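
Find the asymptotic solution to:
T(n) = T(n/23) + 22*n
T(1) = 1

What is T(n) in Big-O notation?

Geometric series: 22*n*(1 + 1/23 + 1/23^2 + ...) = O(n). T(n) = O(n).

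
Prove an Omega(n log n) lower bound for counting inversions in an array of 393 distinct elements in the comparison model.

Decision-tree argument: at any leaf, the comparisons made (with transitivity) must totally order all 393 elements -- otherwise some pair (i,j) is unordered, and an adversary can present two inputs agreeing on every comparison made but with that pair flipped, changing the inversion count by 1, so the leaf's output is wrong on one of them. Hence the tree has >= 393! leaves and height >= log_2(393!) = Omega(n log n). Modified merge sort achieves O(n log n).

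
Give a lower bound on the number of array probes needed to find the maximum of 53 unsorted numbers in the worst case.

Adversary: any unprobed cell could hold a value larger than everything seen so far. If fewer than 53 cells are probed, the adversary places the max in an unprobed cell. So all 53 cells must be examined; together with 53-1 comparisons this is tight.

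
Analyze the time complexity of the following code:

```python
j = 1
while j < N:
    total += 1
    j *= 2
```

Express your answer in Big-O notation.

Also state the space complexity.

Time complexity: O(log n).
Space complexity: O(1).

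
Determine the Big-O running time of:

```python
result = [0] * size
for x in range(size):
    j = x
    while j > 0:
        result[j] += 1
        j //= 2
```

Time complexity: O(n log n).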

— Assigned task —
Nothing but the lines from the line that contains "Express your answer in Big-O notation." to the last line of the records above should appear in the answer; please copy them exactly.

— Answer for the task —
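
Express your answer in Big-O notation.

Also state the space complexity.

Time complexity: O(log n).
Space complexity: O(1).

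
Determine the Big-O running time of:

```python
result = [0] * size
for x in range(size):
    j = x
    while j > 0:
        result[j] += 1
        j //= 2
```

Time complexity: O(n log n).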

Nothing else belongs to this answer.